-------- ENTRIES SHOWN

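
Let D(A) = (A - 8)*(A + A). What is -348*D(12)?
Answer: -33408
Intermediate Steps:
D(A) = 2*A*(-8 + A) (D(A) = (-8 + A)*(2*A) = 2*A*(-8 + A))
-348*D(12) = -696*12*(-8 + 12) = -696*12*4 = -348*96 = -33408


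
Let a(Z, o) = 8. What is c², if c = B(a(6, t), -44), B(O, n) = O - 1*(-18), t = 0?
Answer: 676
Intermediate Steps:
B(O, n) = 18 + O (B(O, n) = O + 18 = 18 + O)
c = 26 (c = 18 + 8 = 26)
c² = 26² = 676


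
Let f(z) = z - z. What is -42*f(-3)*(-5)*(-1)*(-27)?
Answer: 0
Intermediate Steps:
f(z) = 0
-42*f(-3)*(-5)*(-1)*(-27) = -42*0*(-5)*(-1)*(-27) = -0*(-1)*(-27) = -42*0*(-27) = 0*(-27) = 0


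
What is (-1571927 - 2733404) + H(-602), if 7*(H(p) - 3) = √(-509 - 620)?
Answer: -4305328 + I*√1129/7 ≈ -4.3053e+6 + 4.8001*I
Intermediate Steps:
H(p) = 3 + I*√1129/7 (H(p) = 3 + √(-509 - 620)/7 = 3 + √(-1129)/7 = 3 + (I*√1129)/7 = 3 + I*√1129/7)
(-1571927 - 2733404) + H(-602) = (-1571927 - 2733404) + (3 + I*√1129/7) = -4305331 + (3 + I*√1129/7) = -4305328 + I*√1129/7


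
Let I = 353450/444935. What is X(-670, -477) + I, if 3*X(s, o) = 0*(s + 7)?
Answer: 70690/88987 ≈ 0.79439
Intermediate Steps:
X(s, o) = 0 (X(s, o) = (0*(s + 7))/3 = (0*(7 + s))/3 = (⅓)*0 = 0)
I = 70690/88987 (I = 353450*(1/444935) = 70690/88987 ≈ 0.79439)
X(-670, -477) + I = 0 + 70690/88987 = 70690/88987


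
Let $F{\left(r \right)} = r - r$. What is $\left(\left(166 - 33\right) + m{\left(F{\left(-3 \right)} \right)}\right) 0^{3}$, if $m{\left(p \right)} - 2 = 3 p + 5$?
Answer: $0$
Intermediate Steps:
$F{\left(r \right)} = 0$
$m{\left(p \right)} = 7 + 3 p$ ($m{\left(p \right)} = 2 + \left(3 p + 5\right) = 2 + \left(5 + 3 p\right) = 7 + 3 p$)
$\left(\left(166 - 33\right) + m{\left(F{\left(-3 \right)} \right)}\right) 0^{3} = \left(\left(166 - 33\right) + \left(7 + 3 \cdot 0\right)\right) 0^{3} = \left(\left(166 - 33\right) + \left(7 + 0\right)\right) 0 = \left(133 + 7\right) 0 = 140 \cdot 0 = 0$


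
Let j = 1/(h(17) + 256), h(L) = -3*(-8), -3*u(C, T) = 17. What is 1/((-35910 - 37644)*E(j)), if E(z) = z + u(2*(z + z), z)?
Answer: 140/58316063 ≈ 2.4007e-6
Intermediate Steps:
u(C, T) = -17/3 (u(C, T) = -⅓*17 = -17/3)
h(L) = 24
j = 1/280 (j = 1/(24 + 256) = 1/280 ≈ 0.0035714)
E(z) = -17/3 + z (E(z) = z - 17/3 = -17/3 + z)
1/((-35910 - 37644)*E(j)) = 1/((-35910 - 37644)*(-17/3 + 1/280)) = 1/((-73554)*(-4757/840)) = -1/73554*(-840/4757) = 140/58316063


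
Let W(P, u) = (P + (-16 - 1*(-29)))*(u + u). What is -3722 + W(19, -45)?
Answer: -6602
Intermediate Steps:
W(P, u) = 2*u*(13 + P) (W(P, u) = (P + (-16 + 29))*(2*u) = (P + 13)*(2*u) = (13 + P)*(2*u) = 2*u*(13 + P))
-3722 + W(19, -45) = -3722 + 2*(-45)*(13 + 19) = -3722 + 2*(-45)*32 = -3722 - 2880 = -6602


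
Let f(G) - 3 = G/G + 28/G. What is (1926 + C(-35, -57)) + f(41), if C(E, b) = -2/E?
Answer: 2770612/1435 ≈ 1930.7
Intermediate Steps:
f(G) = 4 + 28/G (f(G) = 3 + (G/G + 28/G) = 3 + (1 + 28/G) = 4 + 28/G)
(1926 + C(-35, -57)) + f(41) = (1926 - 2/(-35)) + (4 + 28/41) = (1926 - 2*(-1/35)) + (4 + 28*(1/41)) = (1926 + 2/35) + (4 + 28/41) = 67412/35 + 192/41 = 2770612/1435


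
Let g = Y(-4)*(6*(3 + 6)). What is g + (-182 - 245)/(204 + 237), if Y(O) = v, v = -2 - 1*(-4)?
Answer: 6743/63 ≈ 107.03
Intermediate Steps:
v = 2 (v = -2 + 4 = 2)
Y(O) = 2
g = 108 (g = 2*(6*(3 + 6)) = 2*(6*9) = 2*54 = 108)
g + (-182 - 245)/(204 + 237) = 108 + (-182 - 245)/(204 + 237) = 108 - 427/441 = 108 - 427*1/441 = 108 - 61/63 = 6743/63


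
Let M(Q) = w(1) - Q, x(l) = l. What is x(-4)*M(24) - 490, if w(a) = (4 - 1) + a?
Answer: -410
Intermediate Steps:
w(a) = 3 + a
M(Q) = 4 - Q (M(Q) = (3 + 1) - Q = 4 - Q)
x(-4)*M(24) - 490 = -4*(4 - 1*24) - 490 = -4*(4 - 24) - 490 = -4*(-20) - 490 = 80 - 490 = -410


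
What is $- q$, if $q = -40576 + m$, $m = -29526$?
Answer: $70102$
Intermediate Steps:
$q = -70102$ ($q = -40576 - 29526 = -70102$)
$- q = \left(-1\right) \left(-70102\right) = 70102$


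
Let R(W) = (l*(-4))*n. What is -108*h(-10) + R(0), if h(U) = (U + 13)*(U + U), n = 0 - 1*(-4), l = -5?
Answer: 6560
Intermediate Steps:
n = 4 (n = 0 + 4 = 4)
h(U) = 2*U*(13 + U) (h(U) = (13 + U)*(2*U) = 2*U*(13 + U))
R(W) = 80 (R(W) = -5*(-4)*4 = 20*4 = 80)
-108*h(-10) + R(0) = -216*(-10)*(13 - 10) + 80 = -216*(-10)*3 + 80 = -108*(-60) + 80 = 6480 + 80 = 6560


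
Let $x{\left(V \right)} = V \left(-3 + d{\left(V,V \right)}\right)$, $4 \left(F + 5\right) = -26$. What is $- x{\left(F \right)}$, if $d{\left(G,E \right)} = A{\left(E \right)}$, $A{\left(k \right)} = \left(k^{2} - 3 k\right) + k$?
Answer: $\frac{14007}{8} \approx 1750.9$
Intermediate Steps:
$A{\left(k \right)} = k^{2} - 2 k$
$d{\left(G,E \right)} = E \left(-2 + E\right)$
$F = - \frac{23}{2}$ ($F = -5 + \frac{1}{4} \left(-26\right) = -5 - \frac{13}{2} = - \frac{23}{2} \approx -11.5$)
$x{\left(V \right)} = V \left(-3 + V \left(-2 + V\right)\right)$
$- x{\left(F \right)} = - \frac{\left(-23\right) \left(-3 - \frac{23 \left(-2 - \frac{23}{2}\right)}{2}\right)}{2} = - \frac{\left(-23\right) \left(-3 - - \frac{621}{4}\right)}{2} = - \frac{\left(-23\right) \left(-3 + \frac{621}{4}\right)}{2} = - \frac{\left(-23\right) 609}{2 \cdot 4} = \left(-1\right) \left(- \frac{14007}{8}\right) = \frac{14007}{8}$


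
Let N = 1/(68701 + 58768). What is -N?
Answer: -1/127469 ≈ -7.8450e-6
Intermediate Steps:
N = 1/127469 ≈ 7.8450e-6
-N = -1*1/127469 = -1/127469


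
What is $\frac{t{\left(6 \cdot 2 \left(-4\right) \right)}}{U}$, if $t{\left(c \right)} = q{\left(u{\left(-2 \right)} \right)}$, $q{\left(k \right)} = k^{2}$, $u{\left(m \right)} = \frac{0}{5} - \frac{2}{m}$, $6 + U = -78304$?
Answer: $- \frac{1}{78310} \approx -1.277 \cdot 10^{-5}$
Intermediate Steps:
$U = -78310$ ($U = -6 - 78304 = -78310$)
$u{\left(m \right)} = - \frac{2}{m}$ ($u{\left(m \right)} = 0 \cdot \frac{1}{5} - \frac{2}{m} = 0 - \frac{2}{m} = - \frac{2}{m}$)
$t{\left(c \right)} = 1$ ($t{\left(c \right)} = \left(- \frac{2}{-2}\right)^{2} = \left(\left(-2\right) \left(- \frac{1}{2}\right)\right)^{2} = 1^{2} = 1$)
$\frac{t{\left(6 \cdot 2 \left(-4\right) \right)}}{U} = 1 \frac{1}{-78310} = 1 \left(- \frac{1}{78310}\right) = - \frac{1}{78310}$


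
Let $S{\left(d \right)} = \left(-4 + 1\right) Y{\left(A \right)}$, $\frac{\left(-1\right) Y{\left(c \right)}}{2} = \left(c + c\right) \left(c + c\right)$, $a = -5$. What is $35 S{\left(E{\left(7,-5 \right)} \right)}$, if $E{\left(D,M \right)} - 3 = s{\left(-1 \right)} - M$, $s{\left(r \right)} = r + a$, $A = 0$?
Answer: $0$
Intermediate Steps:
$s{\left(r \right)} = -5 + r$ ($s{\left(r \right)} = r - 5 = -5 + r$)
$Y{\left(c \right)} = - 8 c^{2}$ ($Y{\left(c \right)} = - 2 \left(c + c\right) \left(c + c\right) = - 2 \cdot 2 c 2 c = - 2 \cdot 4 c^{2} = - 8 c^{2}$)
$E{\left(D,M \right)} = -3 - M$ ($E{\left(D,M \right)} = 3 - \left(6 + M\right) = -3 - M$)
$S{\left(d \right)} = 0$ ($S{\left(d \right)} = \left(-4 + 1\right) \left(- 8 \cdot 0^{2}\right) = - 3 \left(\left(-8\right) 0\right) = \left(-3\right) 0 = 0$)
$35 S{\left(E{\left(7,-5 \right)} \right)} = 35 \cdot 0 = 0$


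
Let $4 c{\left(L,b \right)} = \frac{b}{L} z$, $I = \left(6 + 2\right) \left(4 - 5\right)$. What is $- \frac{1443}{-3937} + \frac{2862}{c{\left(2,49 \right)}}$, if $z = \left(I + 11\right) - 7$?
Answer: $- \frac{22464681}{192913} \approx -116.45$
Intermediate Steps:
$I = -8$ ($I = 8 \left(-1\right) = -8$)
$z = -4$ ($z = \left(-8 + 11\right) - 7 = 3 - 7 = -4$)
$c{\left(L,b \right)} = - \frac{b}{L}$ ($c{\left(L,b \right)} = \frac{\frac{b}{L} \left(-4\right)}{4} = \frac{\left(-4\right) b \frac{1}{L}}{4} = - \frac{b}{L}$)
$- \frac{1443}{-3937} + \frac{2862}{c{\left(2,49 \right)}} = - \frac{1443}{-3937} + \frac{2862}{\left(-1\right) 49 \cdot \frac{1}{2}} = \left(-1443\right) \left(- \frac{1}{3937}\right) + \frac{2862}{\left(-1\right) 49 \cdot \frac{1}{2}} = \frac{1443}{3937} + \frac{2862}{- \frac{49}{2}} = \frac{1443}{3937} + 2862 \left(- \frac{2}{49}\right) = \frac{1443}{3937} - \frac{5724}{49} = - \frac{22464681}{192913}$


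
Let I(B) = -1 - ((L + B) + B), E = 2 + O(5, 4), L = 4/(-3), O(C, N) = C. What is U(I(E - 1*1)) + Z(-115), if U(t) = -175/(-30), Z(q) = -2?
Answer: 23/6 ≈ 3.8333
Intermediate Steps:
L = -4/3 (L = 4*(-1/3) = -4/3 ≈ -1.3333)
E = 7 (E = 2 + 5 = 7)
I(B) = 1/3 - 2*B (I(B) = -1 - ((-4/3 + B) + B) = -1 - (-4/3 + 2*B) = -1 + (4/3 - 2*B) = 1/3 - 2*B)
U(t) = 35/6 (U(t) = -175*(-1/30) = 35/6)
U(I(E - 1*1)) + Z(-115) = 35/6 - 2 = 23/6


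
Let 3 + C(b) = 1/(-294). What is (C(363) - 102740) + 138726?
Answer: 10579001/294 ≈ 35983.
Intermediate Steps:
C(b) = -883/294 (C(b) = -3 + 1/(-294) = -3 - 1/294 = -883/294)
(C(363) - 102740) + 138726 = (-883/294 - 102740) + 138726 = -30206443/294 + 138726 = 10579001/294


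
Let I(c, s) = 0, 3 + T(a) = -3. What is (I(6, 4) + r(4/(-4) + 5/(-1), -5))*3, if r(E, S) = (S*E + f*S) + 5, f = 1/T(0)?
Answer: 215/2 ≈ 107.50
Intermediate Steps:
T(a) = -6 (T(a) = -3 - 3 = -6)
f = -⅙ (f = 1/(-6) = -⅙ ≈ -0.16667)
r(E, S) = 5 - S/6 + E*S (r(E, S) = (S*E - S/6) + 5 = (E*S - S/6) + 5 = (-S/6 + E*S) + 5 = 5 - S/6 + E*S)
(I(6, 4) + r(4/(-4) + 5/(-1), -5))*3 = (0 + (5 - ⅙*(-5) + (4/(-4) + 5/(-1))*(-5)))*3 = (0 + (5 + ⅚ + (4*(-¼) + 5*(-1))*(-5)))*3 = (0 + (5 + ⅚ + (-1 - 5)*(-5)))*3 = (0 + (5 + ⅚ - 6*(-5)))*3 = (0 + (5 + ⅚ + 30))*3 = (0 + 215/6)*3 = (215/6)*3 = 215/2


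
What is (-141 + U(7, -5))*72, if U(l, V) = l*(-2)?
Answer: -11160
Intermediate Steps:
U(l, V) = -2*l
(-141 + U(7, -5))*72 = (-141 - 2*7)*72 = (-141 - 14)*72 = -155*72 = -11160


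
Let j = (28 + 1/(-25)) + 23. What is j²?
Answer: 1623076/625 ≈ 2596.9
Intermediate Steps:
j = 1274/25 (j = (28 - 1/25) + 23 = 699/25 + 23 = 1274/25 ≈ 50.960)
j² = (1274/25)² = 1623076/625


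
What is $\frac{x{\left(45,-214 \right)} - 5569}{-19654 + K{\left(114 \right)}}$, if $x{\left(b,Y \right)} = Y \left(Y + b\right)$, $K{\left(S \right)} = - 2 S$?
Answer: $- \frac{30597}{19882} \approx -1.5389$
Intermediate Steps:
$\frac{x{\left(45,-214 \right)} - 5569}{-19654 + K{\left(114 \right)}} = \frac{- 214 \left(-214 + 45\right) - 5569}{-19654 - 228} = \frac{\left(-214\right) \left(-169\right) - 5569}{-19654 - 228} = \frac{36166 - 5569}{-19882} = 30597 \left(- \frac{1}{19882}\right) = - \frac{30597}{19882}$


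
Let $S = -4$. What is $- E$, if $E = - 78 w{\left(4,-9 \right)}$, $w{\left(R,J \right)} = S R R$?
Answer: $-4992$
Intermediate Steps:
$w{\left(R,J \right)} = - 4 R^{2}$ ($w{\left(R,J \right)} = - 4 R R = - 4 R^{2}$)
$E = 4992$ ($E = - 78 \left(- 4 \cdot 4^{2}\right) = - 78 \left(\left(-4\right) 16\right) = \left(-78\right) \left(-64\right) = 4992$)
$- E = \left(-1\right) 4992 = -4992$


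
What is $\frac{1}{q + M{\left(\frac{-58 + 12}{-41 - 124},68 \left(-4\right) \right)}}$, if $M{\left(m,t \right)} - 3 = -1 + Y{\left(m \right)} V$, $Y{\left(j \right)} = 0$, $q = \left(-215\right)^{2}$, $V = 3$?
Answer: $\frac{1}{46227} \approx 2.1632 \cdot 10^{-5}$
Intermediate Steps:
$q = 46225$
$M{\left(m,t \right)} = 2$ ($M{\left(m,t \right)} = 3 + \left(-1 + 0 \cdot 3\right) = 3 + \left(-1 + 0\right) = 3 - 1 = 2$)
$\frac{1}{q + M{\left(\frac{-58 + 12}{-41 - 124},68 \left(-4\right) \right)}} = \frac{1}{46225 + 2} = \frac{1}{46227}$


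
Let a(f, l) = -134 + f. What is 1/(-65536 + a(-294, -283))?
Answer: -1/65964 ≈ -1.5160e-5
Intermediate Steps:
1/(-65536 + a(-294, -283)) = 1/(-65536 + (-134 - 294)) = 1/(-65536 - 428) = 1/(-65964) = -1/65964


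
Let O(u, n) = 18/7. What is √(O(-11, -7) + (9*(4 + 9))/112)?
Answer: 9*√35/28 ≈ 1.9016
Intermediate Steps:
O(u, n) = 18/7 (O(u, n) = 18*(⅐) = 18/7)
√(O(-11, -7) + (9*(4 + 9))/112) = √(18/7 + (9*(4 + 9))/112) = √(18/7 + (9*13)*(1/112)) = √(18/7 + 117*(1/112)) = √(18/7 + 117/112) = √(405/112) = 9*√35/28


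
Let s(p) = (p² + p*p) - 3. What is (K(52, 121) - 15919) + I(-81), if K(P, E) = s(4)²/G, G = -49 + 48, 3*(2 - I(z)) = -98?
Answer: -50176/3 ≈ -16725.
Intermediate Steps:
I(z) = 104/3 (I(z) = 2 - ⅓*(-98) = 2 + 98/3 = 104/3)
s(p) = -3 + 2*p² (s(p) = (p² + p²) - 3 = 2*p² - 3 = -3 + 2*p²)
G = -1
K(P, E) = -841 (K(P, E) = (-3 + 2*4²)²/(-1) = (-3 + 2*16)²*(-1) = (-3 + 32)²*(-1) = 29²*(-1) = 841*(-1) = -841)
(K(52, 121) - 15919) + I(-81) = (-841 - 15919) + 104/3 = -16760 + 104/3 = -50176/3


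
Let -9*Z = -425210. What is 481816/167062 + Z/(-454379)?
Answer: 949653608678/341592590241 ≈ 2.7801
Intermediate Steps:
Z = 425210/9 (Z = -⅑*(-425210) = 425210/9 ≈ 47246.)
481816/167062 + Z/(-454379) = 481816/167062 + (425210/9)/(-454379) = 481816*(1/167062) + (425210/9)*(-1/454379) = 240908/83531 - 425210/4089411 = 949653608678/341592590241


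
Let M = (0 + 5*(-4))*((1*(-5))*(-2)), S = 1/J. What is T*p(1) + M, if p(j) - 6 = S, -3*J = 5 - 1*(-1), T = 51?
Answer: 161/2 ≈ 80.500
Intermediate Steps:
J = -2 (J = -(5 - 1*(-1))/3 = -(5 + 1)/3 = -1/3*6 = -2)
S = -1/2 (S = 1/(-2) = -1/2 ≈ -0.50000)
M = -200 (M = (0 - 20)*(-5*(-2)) = -20*10 = -200)
p(j) = 11/2 (p(j) = 6 - 1/2 = 11/2)
T*p(1) + M = 51*(11/2) - 200 = 561/2 - 200 = 161/2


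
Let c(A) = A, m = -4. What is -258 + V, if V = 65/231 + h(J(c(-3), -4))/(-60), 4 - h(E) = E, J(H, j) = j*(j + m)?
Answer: -99042/385 ≈ -257.25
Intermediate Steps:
J(H, j) = j*(-4 + j) (J(H, j) = j*(j - 4) = j*(-4 + j))
h(E) = 4 - E
V = 288/385 (V = 65/231 + (4 - (-4)*(-4 - 4))/(-60) = 65*(1/231) + (4 - (-4)*(-8))*(-1/60) = 65/231 + (4 - 1*32)*(-1/60) = 65/231 + (4 - 32)*(-1/60) = 65/231 - 28*(-1/60) = 65/231 + 7/15 = 288/385 ≈ 0.74805)
-258 + V = -258 + 288/385 = -99042/385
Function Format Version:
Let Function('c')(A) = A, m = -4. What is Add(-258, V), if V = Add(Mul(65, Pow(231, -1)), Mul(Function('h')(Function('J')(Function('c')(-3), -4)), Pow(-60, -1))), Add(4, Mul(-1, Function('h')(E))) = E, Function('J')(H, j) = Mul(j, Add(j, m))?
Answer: Rational(-99042, 385) ≈ -257.25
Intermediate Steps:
Function('J')(H, j) = Mul(j, Add(-4, j)) (Function('J')(H, j) = Mul(j, Add(j, -4)) = Mul(j, Add(-4, j)))
Function('h')(E) = Add(4, Mul(-1, E))
V = Rational(288, 385) (V = Add(Mul(65, Pow(231, -1)), Mul(Add(4, Mul(-1, Mul(-4, Add(-4, -4)))), Pow(-60, -1))) = Add(Mul(65, Rational(1, 231)), Mul(Add(4, Mul(-1, Mul(-4, -8))), Rational(-1, 60))) = Add(Rational(65, 231), Mul(Add(4, Mul(-1, 32)), Rational(-1, 60))) = Add(Rational(65, 231), Mul(Add(4, -32), Rational(-1, 60))) = Add(Rational(65, 231), Mul(-28, Rational(-1, 60))) = Add(Rational(65, 231), Rational(7, 15)) = Rational(288, 385) ≈ 0.74805)
Add(-258, V) = Add(-258, Rational(288, 385)) = Rational(-99042, 385)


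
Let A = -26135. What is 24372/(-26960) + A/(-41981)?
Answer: -79640333/282951940 ≈ -0.28146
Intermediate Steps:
24372/(-26960) + A/(-41981) = 24372/(-26960) - 26135/(-41981) = 24372*(-1/26960) - 26135*(-1/41981) = -6093/6740 + 26135/41981 = -79640333/282951940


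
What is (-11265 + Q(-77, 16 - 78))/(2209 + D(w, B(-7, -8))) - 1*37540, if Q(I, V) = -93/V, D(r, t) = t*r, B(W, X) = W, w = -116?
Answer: -75613069/2014 ≈ -37544.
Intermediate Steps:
D(r, t) = r*t
(-11265 + Q(-77, 16 - 78))/(2209 + D(w, B(-7, -8))) - 1*37540 = (-11265 - 93/(16 - 78))/(2209 - 116*(-7)) - 1*37540 = (-11265 - 93/(-62))/(2209 + 812) - 37540 = (-11265 - 93*(-1/62))/3021 - 37540 = (-11265 + 3/2)*(1/3021) - 37540 = -22527/2*1/3021 - 37540 = -7509/2014 - 37540 = -75613069/2014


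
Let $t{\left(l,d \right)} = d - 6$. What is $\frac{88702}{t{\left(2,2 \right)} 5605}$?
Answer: $- \frac{44351}{11210} \approx -3.9564$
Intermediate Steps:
$t{\left(l,d \right)} = -6 + d$ ($t{\left(l,d \right)} = d - 6 = -6 + d$)
$\frac{88702}{t{\left(2,2 \right)} 5605} = \frac{88702}{\left(-6 + 2\right) 5605} = \frac{88702}{\left(-4\right) 5605} = \frac{88702}{-22420} = 88702 \left(- \frac{1}{22420}\right) = - \frac{44351}{11210}$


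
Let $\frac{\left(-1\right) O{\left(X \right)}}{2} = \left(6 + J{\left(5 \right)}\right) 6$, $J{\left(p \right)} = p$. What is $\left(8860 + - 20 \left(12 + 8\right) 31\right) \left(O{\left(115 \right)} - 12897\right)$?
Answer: $46122660$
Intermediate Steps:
$O{\left(X \right)} = -132$ ($O{\left(X \right)} = - 2 \left(6 + 5\right) 6 = - 2 \cdot 11 \cdot 6 = \left(-2\right) 66 = -132$)
$\left(8860 + - 20 \left(12 + 8\right) 31\right) \left(O{\left(115 \right)} - 12897\right) = \left(8860 + - 20 \left(12 + 8\right) 31\right) \left(-132 - 12897\right) = \left(8860 + \left(-20\right) 20 \cdot 31\right) \left(-13029\right) = \left(8860 - 12400\right) \left(-13029\right) = \left(-3540\right) \left(-13029\right) = 46122660$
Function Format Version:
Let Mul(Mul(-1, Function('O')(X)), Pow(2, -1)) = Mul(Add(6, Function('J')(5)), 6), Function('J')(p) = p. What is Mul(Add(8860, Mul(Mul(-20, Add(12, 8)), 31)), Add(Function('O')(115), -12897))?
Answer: 46122660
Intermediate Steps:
Function('O')(X) = -132 (Function('O')(X) = Mul(-2, Mul(Add(6, 5), 6)) = Mul(-2, Mul(11, 6)) = Mul(-2, 66) = -132)
Mul(Add(8860, Mul(Mul(-20, Add(12, 8)), 31)), Add(Function('O')(115), -12897)) = Mul(Add(8860, Mul(Mul(-20, Add(12, 8)), 31)), Add(-132, -12897)) = Mul(Add(8860, Mul(Mul(-20, 20), 31)), -13029) = Mul(Add(8860, Mul(-400, 31)), -13029) = Mul(Add(8860, -12400), -13029) = Mul(-3540, -13029) = 46122660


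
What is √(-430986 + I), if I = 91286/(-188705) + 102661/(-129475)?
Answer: I*√411645229222763622196319/977303195 ≈ 656.5*I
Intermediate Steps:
I = -6238379771/4886515975 (I = 91286*(-1/188705) + 102661*(-1/129475) = -91286/188705 - 102661/129475 = -6238379771/4886515975 ≈ -1.2767)
√(-430986 + I) = √(-430986 - 6238379771/4886515975) = √(-2106026212381121/4886515975) = I*√411645229222763622196319/977303195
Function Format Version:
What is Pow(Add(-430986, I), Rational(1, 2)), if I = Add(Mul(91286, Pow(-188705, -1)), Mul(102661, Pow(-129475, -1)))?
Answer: Mul(Rational(1, 977303195), I, Pow(411645229222763622196319, Rational(1, 2))) ≈ Mul(656.50, I)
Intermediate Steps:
I = Rational(-6238379771, 4886515975) (I = Add(Mul(91286, Rational(-1, 188705)), Mul(102661, Rational(-1, 129475))) = Add(Rational(-91286, 188705), Rational(-102661, 129475)) = Rational(-6238379771, 4886515975) ≈ -1.2767)
Pow(Add(-430986, I), Rational(1, 2)) = Pow(Add(-430986, Rational(-6238379771, 4886515975)), Rational(1, 2)) = Pow(Rational(-2106026212381121, 4886515975), Rational(1, 2)) = Mul(Rational(1, 977303195), I, Pow(411645229222763622196319, Rational(1, 2)))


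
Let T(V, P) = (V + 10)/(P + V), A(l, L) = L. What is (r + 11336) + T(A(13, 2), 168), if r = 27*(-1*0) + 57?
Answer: 968411/85 ≈ 11393.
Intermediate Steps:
T(V, P) = (10 + V)/(P + V)
r = 57 (r = 27*0 + 57 = 0 + 57 = 57)
(r + 11336) + T(A(13, 2), 168) = (57 + 11336) + (10 + 2)/(168 + 2) = 11393 + 12/170 = 11393 + (1/170)*12 = 11393 + 6/85 = 968411/85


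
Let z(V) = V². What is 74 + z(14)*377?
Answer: 73966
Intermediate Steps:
74 + z(14)*377 = 74 + 14²*377 = 74 + 196*377 = 74 + 73892 = 73966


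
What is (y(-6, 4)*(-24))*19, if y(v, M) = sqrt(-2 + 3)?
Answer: -456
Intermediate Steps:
y(v, M) = 1 (y(v, M) = sqrt(1) = 1)
(y(-6, 4)*(-24))*19 = (1*(-24))*19 = -24*19 = -456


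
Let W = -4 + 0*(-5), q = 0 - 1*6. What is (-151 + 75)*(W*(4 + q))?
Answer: -608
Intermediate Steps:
q = -6 (q = 0 - 6 = -6)
W = -4 (W = -4 + 0 = -4)
(-151 + 75)*(W*(4 + q)) = (-151 + 75)*(-4*(4 - 6)) = -(-304)*(-2) = -76*8 = -608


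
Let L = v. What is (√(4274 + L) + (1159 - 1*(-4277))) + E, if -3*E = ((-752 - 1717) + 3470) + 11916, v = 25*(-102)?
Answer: 3391/3 + 2*√431 ≈ 1171.9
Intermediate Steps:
v = -2550
L = -2550
E = -12917/3 (E = -(((-752 - 1717) + 3470) + 11916)/3 = -((-2469 + 3470) + 11916)/3 = -(1001 + 11916)/3 = -⅓*12917 = -12917/3 ≈ -4305.7)
(√(4274 + L) + (1159 - 1*(-4277))) + E = (√(4274 - 2550) + (1159 - 1*(-4277))) - 12917/3 = (√1724 + (1159 + 4277)) - 12917/3 = (2*√431 + 5436) - 12917/3 = (5436 + 2*√431) - 12917/3 = 3391/3 + 2*√431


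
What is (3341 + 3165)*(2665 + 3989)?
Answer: 43290924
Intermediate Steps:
(3341 + 3165)*(2665 + 3989) = 6506*6654 = 43290924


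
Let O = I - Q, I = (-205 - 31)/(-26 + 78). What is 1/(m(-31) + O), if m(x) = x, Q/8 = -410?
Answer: 13/42178 ≈ 0.00030822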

----------------

The answer should contain only the lines from the first line of the entries through the line holding "Answer: -4305328 +", each exactly as written.

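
Let D(A) = (A - 8)*(A + A). What is -348*D(12)?
Answer: -33408
Intermediate Steps:
D(A) = 2*A*(-8 + A) (D(A) = (-8 + A)*(2*A) = 2*A*(-8 + A))
-348*D(12) = -696*12*(-8 + 12) = -696*12*4 = -348*96 = -33408


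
Let a(Z, o) = 8. What is c², if c = B(a(6, t), -44), B(O, n) = O - 1*(-18), t = 0?
Answer: 676
Intermediate Steps:
B(O, n) = 18 + O (B(O, n) = O + 18 = 18 + O)
c = 26 (c = 18 + 8 = 26)
c² = 26² = 676


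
Let f(z) = z - z. What is -42*f(-3)*(-5)*(-1)*(-27)?
Answer: 0
Intermediate Steps:
f(z) = 0
-42*f(-3)*(-5)*(-1)*(-27) = -42*0*(-5)*(-1)*(-27) = -0*(-1)*(-27) = -42*0*(-27) = 0*(-27) = 0


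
What is (-1571927 - 2733404) + H(-602), if 7*(H(p) - 3) = √(-509 - 620)?
Answer: -4305328 + I*√1129/7 ≈ -4.3053e+6 + 4.8001*I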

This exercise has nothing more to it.